(Dataset excerpts)

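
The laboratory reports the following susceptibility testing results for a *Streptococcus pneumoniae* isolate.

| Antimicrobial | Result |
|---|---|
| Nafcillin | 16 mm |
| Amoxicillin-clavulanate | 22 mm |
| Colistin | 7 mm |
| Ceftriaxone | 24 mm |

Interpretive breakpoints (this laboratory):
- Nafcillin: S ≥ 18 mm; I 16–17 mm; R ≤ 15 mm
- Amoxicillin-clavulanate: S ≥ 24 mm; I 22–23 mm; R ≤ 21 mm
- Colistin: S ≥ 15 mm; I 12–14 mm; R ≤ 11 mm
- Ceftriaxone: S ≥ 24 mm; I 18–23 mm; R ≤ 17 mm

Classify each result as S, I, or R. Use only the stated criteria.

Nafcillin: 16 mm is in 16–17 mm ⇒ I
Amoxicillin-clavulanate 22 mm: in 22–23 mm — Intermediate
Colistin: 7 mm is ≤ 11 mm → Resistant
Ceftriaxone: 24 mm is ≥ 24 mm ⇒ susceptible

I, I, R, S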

(End Dataset excerpts)
(Dataset excerpts)

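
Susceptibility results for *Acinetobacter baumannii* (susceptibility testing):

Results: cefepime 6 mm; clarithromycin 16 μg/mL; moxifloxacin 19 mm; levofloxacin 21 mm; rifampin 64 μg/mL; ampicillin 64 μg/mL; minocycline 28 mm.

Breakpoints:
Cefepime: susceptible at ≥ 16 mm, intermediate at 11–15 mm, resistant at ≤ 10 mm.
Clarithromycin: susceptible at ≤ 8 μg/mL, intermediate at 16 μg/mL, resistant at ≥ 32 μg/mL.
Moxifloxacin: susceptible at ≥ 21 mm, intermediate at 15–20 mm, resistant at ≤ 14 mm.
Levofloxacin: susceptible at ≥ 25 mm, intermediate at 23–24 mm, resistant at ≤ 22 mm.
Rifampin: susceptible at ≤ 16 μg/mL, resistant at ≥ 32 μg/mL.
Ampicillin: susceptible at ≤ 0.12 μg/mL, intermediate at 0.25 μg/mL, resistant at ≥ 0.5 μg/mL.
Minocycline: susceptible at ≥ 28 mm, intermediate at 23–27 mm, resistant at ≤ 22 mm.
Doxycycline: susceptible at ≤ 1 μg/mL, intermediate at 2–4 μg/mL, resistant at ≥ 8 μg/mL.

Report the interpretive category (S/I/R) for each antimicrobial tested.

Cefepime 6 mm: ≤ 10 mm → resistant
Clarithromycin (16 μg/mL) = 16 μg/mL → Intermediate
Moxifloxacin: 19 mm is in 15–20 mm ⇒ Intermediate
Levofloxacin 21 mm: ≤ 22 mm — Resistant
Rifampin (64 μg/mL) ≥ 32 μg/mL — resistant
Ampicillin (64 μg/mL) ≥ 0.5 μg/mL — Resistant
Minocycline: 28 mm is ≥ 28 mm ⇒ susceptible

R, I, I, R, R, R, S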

(End Dataset excerpts)

Aim of the exercise —
Filter the entries by the string "susceptibility" and copy each matching line.

Your response —
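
The laboratory reports the following susceptibility testing results for a *Streptococcus pneumoniae* isolate.
Susceptibility results for *Acinetobacter baumannii* (susceptibility testing):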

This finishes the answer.